Dataset entries

+---+

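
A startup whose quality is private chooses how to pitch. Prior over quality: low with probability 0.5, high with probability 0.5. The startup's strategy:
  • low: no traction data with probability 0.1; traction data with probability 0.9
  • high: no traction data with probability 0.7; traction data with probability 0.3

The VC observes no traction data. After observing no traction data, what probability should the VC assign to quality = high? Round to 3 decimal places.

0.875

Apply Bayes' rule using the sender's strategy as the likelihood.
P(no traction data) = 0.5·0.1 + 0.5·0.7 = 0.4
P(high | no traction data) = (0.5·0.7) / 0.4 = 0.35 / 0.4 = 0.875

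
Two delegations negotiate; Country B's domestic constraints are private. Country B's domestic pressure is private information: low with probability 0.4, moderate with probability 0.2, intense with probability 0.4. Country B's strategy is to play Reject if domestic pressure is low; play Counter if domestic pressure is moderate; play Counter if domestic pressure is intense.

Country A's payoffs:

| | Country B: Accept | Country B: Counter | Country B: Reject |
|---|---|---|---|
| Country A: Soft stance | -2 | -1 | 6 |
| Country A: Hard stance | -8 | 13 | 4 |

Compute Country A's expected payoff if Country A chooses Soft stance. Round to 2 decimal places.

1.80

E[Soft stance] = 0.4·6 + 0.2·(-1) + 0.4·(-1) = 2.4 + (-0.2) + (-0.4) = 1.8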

+---+

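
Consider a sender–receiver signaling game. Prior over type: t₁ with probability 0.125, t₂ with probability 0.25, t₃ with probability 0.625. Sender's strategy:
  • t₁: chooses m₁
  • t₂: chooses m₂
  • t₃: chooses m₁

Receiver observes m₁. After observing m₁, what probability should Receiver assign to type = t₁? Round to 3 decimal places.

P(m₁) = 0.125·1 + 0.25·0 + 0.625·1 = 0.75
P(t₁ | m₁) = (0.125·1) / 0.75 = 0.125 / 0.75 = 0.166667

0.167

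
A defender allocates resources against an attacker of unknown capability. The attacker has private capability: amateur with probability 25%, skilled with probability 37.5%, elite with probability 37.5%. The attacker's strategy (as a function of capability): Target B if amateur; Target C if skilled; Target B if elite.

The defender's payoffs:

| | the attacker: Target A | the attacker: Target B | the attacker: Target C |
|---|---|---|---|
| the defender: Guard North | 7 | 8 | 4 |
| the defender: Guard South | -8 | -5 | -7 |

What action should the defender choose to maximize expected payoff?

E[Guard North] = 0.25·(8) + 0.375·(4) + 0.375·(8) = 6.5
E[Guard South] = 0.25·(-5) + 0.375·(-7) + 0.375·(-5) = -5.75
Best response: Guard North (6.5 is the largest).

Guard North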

+---+

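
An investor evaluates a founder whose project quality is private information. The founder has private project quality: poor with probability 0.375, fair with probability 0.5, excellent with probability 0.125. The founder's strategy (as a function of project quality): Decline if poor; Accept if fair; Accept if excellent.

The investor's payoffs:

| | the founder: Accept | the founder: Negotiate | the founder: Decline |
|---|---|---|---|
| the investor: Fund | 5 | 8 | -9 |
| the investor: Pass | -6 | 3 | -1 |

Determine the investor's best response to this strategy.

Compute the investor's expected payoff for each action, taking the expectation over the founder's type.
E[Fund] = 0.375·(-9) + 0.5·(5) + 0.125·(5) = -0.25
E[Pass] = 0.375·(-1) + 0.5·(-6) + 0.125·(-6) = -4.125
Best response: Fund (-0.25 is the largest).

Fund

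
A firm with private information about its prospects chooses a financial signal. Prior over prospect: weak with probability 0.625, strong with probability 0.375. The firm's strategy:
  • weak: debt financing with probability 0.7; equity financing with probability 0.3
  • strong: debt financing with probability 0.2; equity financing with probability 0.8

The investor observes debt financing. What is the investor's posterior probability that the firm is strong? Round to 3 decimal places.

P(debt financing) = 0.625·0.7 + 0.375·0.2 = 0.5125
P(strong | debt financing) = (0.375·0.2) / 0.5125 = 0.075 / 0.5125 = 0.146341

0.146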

+---+

## Your assignment
Whenever the word "weak" occurs in a line of the records, that line counts once; state the total alone.

## Answer area
2